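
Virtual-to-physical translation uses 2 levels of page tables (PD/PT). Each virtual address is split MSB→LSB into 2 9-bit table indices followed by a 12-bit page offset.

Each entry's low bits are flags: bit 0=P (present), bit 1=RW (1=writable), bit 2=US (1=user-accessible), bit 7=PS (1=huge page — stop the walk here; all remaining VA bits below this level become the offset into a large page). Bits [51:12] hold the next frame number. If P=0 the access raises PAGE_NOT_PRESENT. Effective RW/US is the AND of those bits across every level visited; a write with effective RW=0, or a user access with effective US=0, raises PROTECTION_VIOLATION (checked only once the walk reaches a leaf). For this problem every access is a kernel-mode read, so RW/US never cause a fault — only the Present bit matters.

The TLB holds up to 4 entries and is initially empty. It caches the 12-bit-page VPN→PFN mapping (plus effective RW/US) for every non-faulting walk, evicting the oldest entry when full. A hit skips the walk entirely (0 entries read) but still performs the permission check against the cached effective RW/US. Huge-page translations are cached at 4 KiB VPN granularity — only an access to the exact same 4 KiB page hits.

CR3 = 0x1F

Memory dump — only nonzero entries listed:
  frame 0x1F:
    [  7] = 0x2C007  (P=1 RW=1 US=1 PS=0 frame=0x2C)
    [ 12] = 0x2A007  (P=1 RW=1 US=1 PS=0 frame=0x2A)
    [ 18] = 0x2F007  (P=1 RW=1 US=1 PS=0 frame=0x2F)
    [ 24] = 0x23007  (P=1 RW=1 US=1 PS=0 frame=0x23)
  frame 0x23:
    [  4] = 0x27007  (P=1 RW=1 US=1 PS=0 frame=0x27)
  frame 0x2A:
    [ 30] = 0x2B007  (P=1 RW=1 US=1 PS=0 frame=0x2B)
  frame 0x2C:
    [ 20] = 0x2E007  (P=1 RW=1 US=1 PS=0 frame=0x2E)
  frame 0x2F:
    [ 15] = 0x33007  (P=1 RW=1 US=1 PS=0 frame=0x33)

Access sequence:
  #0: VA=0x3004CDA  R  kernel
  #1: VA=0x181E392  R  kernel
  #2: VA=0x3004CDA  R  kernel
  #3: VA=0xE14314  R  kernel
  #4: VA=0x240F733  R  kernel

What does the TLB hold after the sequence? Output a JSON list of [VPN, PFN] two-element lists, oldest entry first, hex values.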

------------------------

» Work required
Exactly how many lines in the listing above contain the word "sequence"? Only the number should be given.

» Written response
2